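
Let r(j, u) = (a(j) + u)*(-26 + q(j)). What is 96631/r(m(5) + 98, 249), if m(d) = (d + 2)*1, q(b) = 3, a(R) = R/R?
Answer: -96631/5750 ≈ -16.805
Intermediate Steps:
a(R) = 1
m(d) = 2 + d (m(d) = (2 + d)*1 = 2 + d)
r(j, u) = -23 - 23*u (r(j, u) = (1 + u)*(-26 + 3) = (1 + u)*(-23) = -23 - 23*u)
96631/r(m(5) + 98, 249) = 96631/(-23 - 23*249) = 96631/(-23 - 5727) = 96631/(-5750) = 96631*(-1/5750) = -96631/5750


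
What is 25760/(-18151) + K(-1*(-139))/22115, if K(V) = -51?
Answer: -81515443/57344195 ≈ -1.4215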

* * *

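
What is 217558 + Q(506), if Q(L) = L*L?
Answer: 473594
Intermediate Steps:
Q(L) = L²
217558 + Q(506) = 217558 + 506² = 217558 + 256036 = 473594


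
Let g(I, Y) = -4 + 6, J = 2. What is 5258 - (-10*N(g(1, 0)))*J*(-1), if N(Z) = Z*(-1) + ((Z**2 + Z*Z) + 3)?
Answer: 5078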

What you are asked to do »
From the data above, reproduce word for word the lines running from the line with "Answer: 473594" to the line with "Answer: 5078", ends included.

Your solution »
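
Answer: 473594
Intermediate Steps:
Q(L) = L²
217558 + Q(506) = 217558 + 506² = 217558 + 256036 = 473594


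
Let g(I, Y) = -4 + 6, J = 2. What is 5258 - (-10*N(g(1, 0)))*J*(-1), if N(Z) = Z*(-1) + ((Z**2 + Z*Z) + 3)?
Answer: 5078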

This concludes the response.